# Exercise:
Would you please output the lines of the data below from the one containing "On a drone flyover" to the end, exactly and with nothing added?

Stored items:

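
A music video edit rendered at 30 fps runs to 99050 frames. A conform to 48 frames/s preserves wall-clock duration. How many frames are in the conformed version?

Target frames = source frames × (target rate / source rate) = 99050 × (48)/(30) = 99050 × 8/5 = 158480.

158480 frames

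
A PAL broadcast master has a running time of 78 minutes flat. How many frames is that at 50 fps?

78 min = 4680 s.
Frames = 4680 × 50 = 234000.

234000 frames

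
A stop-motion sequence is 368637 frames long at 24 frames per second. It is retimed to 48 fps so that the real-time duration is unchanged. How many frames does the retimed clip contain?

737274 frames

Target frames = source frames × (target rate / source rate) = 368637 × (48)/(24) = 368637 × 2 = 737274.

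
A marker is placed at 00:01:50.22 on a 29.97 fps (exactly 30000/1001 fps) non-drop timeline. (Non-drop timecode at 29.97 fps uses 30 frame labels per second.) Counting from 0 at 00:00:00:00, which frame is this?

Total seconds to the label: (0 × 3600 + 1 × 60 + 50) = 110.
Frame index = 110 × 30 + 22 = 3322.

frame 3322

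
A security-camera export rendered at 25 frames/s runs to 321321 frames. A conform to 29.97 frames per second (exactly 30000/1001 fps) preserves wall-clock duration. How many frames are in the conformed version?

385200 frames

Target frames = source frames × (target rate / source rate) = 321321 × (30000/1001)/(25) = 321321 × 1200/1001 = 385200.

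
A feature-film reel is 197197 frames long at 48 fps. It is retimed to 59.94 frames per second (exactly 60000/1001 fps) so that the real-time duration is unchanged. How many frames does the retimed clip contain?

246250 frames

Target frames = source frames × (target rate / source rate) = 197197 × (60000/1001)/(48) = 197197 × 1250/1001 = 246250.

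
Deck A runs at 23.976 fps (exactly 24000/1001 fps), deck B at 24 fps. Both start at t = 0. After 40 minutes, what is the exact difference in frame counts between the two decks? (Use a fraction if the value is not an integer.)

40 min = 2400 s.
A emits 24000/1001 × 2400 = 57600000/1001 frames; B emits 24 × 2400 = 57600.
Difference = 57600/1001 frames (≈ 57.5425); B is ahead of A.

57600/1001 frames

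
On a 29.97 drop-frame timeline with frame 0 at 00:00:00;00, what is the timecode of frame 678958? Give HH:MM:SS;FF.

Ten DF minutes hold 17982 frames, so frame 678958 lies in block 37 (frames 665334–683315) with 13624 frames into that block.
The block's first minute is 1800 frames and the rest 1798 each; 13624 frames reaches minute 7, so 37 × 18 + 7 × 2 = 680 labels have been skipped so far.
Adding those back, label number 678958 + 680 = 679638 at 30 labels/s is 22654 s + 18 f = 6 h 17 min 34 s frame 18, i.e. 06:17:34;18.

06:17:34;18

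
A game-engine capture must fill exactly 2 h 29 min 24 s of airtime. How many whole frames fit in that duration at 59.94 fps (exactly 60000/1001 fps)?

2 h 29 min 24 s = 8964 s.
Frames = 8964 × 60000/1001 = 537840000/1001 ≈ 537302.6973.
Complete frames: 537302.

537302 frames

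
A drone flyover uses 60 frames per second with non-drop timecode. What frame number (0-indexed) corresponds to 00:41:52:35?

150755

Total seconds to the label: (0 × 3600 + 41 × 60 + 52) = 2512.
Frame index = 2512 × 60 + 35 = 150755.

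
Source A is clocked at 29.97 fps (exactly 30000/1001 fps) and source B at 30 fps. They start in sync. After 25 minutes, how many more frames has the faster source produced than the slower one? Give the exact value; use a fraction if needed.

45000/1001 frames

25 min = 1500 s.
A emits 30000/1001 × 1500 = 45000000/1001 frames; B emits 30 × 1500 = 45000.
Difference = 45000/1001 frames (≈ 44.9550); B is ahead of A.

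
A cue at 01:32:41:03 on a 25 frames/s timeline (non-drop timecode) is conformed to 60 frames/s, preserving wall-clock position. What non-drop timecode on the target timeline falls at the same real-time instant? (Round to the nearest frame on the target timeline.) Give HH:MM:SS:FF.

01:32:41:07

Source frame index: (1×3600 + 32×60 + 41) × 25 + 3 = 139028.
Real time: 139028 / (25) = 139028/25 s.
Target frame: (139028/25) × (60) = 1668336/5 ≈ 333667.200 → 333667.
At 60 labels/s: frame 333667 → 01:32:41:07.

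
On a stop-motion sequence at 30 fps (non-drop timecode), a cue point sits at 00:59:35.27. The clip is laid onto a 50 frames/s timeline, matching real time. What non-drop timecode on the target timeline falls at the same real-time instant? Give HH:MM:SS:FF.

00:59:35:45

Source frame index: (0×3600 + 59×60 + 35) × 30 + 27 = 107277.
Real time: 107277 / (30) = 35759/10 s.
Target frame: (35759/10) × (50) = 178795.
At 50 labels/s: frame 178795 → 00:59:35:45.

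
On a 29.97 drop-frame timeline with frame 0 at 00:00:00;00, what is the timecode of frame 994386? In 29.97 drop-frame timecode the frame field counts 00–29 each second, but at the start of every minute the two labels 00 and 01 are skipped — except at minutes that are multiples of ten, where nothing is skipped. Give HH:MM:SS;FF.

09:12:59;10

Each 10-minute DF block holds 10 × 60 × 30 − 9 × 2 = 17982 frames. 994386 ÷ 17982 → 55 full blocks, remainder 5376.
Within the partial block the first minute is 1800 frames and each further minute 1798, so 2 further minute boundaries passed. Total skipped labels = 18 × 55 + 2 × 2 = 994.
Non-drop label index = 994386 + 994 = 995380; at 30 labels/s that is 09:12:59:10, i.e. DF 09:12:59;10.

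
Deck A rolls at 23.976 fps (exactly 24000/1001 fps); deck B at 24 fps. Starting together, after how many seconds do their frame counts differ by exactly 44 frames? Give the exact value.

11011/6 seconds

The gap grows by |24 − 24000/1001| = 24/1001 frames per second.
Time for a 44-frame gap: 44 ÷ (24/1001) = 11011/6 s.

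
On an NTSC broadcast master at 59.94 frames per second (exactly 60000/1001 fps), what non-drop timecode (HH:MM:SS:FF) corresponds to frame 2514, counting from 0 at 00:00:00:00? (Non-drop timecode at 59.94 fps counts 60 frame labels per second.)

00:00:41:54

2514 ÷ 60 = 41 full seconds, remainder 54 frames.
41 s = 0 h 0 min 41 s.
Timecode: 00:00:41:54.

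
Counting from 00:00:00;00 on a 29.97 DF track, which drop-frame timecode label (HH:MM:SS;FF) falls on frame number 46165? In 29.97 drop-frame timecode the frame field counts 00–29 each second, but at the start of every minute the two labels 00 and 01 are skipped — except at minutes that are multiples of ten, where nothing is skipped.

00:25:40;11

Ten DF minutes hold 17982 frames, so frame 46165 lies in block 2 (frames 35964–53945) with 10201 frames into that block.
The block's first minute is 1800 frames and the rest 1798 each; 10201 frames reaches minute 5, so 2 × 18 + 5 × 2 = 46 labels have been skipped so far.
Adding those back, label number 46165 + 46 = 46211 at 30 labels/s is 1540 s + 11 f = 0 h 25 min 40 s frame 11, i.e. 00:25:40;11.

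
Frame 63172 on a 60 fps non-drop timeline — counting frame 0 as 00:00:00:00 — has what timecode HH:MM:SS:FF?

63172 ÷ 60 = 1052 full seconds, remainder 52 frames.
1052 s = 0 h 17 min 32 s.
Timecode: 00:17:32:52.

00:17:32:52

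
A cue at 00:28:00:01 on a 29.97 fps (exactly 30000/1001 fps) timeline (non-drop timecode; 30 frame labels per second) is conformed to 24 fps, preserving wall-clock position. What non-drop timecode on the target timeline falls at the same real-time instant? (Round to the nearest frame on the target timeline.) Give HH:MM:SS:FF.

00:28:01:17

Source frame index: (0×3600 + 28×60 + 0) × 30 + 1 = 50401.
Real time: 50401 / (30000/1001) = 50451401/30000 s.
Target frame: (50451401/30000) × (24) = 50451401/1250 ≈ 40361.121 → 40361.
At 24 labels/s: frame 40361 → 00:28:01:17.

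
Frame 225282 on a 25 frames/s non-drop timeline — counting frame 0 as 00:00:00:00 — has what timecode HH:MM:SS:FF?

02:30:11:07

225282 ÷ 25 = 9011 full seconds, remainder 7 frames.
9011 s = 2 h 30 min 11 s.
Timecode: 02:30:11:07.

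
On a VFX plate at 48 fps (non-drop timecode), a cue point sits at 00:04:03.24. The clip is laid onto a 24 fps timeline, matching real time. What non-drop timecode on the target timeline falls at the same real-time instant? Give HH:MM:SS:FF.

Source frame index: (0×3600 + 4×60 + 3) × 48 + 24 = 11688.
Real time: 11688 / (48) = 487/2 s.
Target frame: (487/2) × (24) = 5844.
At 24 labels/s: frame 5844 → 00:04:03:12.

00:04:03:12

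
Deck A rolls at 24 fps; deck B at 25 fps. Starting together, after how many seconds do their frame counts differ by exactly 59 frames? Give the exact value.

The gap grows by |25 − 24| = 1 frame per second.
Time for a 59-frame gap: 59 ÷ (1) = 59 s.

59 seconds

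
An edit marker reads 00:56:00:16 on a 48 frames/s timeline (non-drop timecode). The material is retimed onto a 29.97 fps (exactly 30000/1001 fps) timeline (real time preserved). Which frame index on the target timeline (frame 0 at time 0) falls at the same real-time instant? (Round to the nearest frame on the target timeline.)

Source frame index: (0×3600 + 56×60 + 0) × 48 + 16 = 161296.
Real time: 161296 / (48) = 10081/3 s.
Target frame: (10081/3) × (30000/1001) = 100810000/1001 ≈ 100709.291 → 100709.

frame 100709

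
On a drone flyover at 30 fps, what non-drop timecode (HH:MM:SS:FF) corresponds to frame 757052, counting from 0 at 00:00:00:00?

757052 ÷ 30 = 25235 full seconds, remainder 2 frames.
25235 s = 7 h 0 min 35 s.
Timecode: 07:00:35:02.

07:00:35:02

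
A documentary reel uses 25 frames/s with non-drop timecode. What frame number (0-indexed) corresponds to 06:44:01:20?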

# Answer area:
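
On a drone flyover at 30 fps, what non-drop timecode (HH:MM:SS:FF) corresponds to frame 757052, counting from 0 at 00:00:00:00?

757052 ÷ 30 = 25235 full seconds, remainder 2 frames.
25235 s = 7 h 0 min 35 s.
Timecode: 07:00:35:02.

07:00:35:02

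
A documentary reel uses 25 frames/s with non-drop timecode. What frame number (0-indexed) corresponds to 06:44:01:20?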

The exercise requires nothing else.